Exercise data:
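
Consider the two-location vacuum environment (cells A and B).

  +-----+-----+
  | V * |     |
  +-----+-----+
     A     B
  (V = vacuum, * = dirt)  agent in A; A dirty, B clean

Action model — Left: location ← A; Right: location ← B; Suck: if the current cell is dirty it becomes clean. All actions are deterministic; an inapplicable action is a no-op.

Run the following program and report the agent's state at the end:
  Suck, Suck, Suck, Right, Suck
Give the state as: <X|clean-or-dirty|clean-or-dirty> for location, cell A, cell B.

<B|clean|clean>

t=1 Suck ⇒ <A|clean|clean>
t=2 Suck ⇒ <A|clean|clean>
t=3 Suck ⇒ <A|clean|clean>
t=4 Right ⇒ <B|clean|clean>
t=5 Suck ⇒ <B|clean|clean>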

...

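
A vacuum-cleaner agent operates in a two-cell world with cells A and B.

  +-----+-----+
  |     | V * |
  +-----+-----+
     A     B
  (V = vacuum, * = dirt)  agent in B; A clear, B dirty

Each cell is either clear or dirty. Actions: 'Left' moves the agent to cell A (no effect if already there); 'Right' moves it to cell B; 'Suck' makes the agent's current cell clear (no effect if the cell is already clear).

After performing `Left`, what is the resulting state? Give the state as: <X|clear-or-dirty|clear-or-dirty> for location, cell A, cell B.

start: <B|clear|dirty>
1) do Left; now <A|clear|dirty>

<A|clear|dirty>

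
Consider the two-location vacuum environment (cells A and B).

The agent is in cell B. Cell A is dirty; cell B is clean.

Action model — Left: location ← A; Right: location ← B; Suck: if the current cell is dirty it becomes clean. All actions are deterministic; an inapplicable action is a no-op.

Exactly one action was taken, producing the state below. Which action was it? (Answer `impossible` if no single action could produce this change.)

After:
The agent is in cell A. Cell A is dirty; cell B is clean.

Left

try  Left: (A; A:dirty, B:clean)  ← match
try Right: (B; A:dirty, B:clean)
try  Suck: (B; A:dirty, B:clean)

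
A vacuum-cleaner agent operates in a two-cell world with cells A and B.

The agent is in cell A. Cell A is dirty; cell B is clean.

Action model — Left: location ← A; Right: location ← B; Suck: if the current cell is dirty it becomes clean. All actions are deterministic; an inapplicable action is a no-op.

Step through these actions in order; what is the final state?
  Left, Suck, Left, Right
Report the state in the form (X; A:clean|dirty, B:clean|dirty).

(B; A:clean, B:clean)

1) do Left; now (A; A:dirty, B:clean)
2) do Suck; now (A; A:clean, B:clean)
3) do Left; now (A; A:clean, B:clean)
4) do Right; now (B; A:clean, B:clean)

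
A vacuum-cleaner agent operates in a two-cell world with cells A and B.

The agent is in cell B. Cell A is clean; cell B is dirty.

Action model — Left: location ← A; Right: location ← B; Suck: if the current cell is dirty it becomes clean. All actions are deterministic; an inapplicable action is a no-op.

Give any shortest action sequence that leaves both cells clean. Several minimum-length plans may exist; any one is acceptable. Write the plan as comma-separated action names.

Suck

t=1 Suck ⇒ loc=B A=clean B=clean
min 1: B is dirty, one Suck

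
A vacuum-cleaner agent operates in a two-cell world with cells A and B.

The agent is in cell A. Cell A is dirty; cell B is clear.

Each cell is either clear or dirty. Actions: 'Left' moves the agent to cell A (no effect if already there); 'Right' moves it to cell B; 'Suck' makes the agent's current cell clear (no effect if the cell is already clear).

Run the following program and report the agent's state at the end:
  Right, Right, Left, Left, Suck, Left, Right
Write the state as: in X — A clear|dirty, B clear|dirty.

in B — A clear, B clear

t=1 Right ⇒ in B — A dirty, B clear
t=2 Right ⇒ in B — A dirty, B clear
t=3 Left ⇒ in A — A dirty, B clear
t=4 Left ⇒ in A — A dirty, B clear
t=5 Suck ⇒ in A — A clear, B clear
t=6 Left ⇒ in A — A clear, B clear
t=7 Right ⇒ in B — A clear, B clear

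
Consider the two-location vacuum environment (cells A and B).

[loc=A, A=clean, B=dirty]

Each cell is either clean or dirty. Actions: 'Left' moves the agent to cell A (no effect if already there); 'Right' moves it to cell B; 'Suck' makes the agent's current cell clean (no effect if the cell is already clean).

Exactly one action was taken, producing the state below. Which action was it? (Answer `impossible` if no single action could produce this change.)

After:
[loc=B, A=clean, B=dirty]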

==

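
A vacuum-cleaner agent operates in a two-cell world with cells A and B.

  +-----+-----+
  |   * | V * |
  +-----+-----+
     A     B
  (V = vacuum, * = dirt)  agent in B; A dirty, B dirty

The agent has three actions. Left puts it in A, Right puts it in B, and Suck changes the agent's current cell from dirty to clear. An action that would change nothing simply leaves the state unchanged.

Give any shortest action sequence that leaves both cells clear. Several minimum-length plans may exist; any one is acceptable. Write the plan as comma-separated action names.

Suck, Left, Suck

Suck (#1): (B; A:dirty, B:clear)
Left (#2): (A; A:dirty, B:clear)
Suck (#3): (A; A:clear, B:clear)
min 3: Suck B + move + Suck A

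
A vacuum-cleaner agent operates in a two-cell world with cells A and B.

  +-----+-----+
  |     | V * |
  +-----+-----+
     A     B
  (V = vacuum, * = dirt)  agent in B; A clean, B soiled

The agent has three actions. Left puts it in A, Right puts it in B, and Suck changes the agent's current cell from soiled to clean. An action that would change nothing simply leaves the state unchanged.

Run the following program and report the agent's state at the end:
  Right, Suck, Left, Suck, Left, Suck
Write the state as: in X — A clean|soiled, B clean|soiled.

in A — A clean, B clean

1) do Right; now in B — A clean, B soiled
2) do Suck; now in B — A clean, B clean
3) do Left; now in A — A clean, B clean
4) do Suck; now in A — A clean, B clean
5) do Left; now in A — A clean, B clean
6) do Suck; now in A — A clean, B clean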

Exercise: The expected answer is every line above in which the word "unchanged" appears.

Response to this exercise:
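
The agent has three actions. Left puts it in A, Right puts it in B, and Suck changes the agent's current cell from dirty to clear. An action that would change nothing simply leaves the state unchanged.
The agent has three actions. Left puts it in A, Right puts it in B, and Suck changes the agent's current cell from soiled to clean. An action that would change nothing simply leaves the state unchanged.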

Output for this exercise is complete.